═════ Information supplied

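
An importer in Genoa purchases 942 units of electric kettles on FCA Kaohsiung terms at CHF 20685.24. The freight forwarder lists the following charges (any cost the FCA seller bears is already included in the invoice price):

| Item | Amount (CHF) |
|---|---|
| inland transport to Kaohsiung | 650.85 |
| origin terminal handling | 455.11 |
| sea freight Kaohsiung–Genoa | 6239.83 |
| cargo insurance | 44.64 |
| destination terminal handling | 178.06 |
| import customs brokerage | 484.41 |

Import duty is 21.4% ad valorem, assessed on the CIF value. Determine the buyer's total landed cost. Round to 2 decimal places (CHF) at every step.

Total landed cost: CHF 33956.20

FCA: the seller delivers export-cleared goods to the carrier; the buyer bears costs from that point.
Already in the invoice (seller's account under FCA): inland to port — exclude.
CIF value = FCA price + origin terminal + freight + insurance = 20685.24 + 455.11 + 6239.83 + 44.64 = 27424.82
Import duty = 27424.82 × 21.4% = 5868.91
Buyer bears: origin terminal 455.11 + freight 6239.83 + insurance 44.64 + destination terminal 178.06 + brokerage 484.41 + duty 5868.91 = 13270.96
Landed cost = invoice 20685.24 + 13270.96 = 33956.20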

══════════

Without omitting anything, output the data verbatim.

Problem solution:
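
An importer in Genoa purchases 942 units of electric kettles on FCA Kaohsiung terms at CHF 20685.24. The freight forwarder lists the following charges (any cost the FCA seller bears is already included in the invoice price):

| Item | Amount (CHF) |
|---|---|
| inland transport to Kaohsiung | 650.85 |
| origin terminal handling | 455.11 |
| sea freight Kaohsiung–Genoa | 6239.83 |
| cargo insurance | 44.64 |
| destination terminal handling | 178.06 |
| import customs brokerage | 484.41 |

Import duty is 21.4% ad valorem, assessed on the CIF value. Determine the buyer's total landed cost. Round to 2 decimal places (CHF) at every step.

Total landed cost: CHF 33956.20

FCA: the seller delivers export-cleared goods to the carrier; the buyer bears costs from that point.
Already in the invoice (seller's account under FCA): inland to port — exclude.
CIF value = FCA price + origin terminal + freight + insurance = 20685.24 + 455.11 + 6239.83 + 44.64 = 27424.82
Import duty = 27424.82 × 21.4% = 5868.91
Buyer bears: origin terminal 455.11 + freight 6239.83 + insurance 44.64 + destination terminal 178.06 + brokerage 484.41 + duty 5868.91 = 13270.96
Landed cost = invoice 20685.24 + 13270.96 = 33956.20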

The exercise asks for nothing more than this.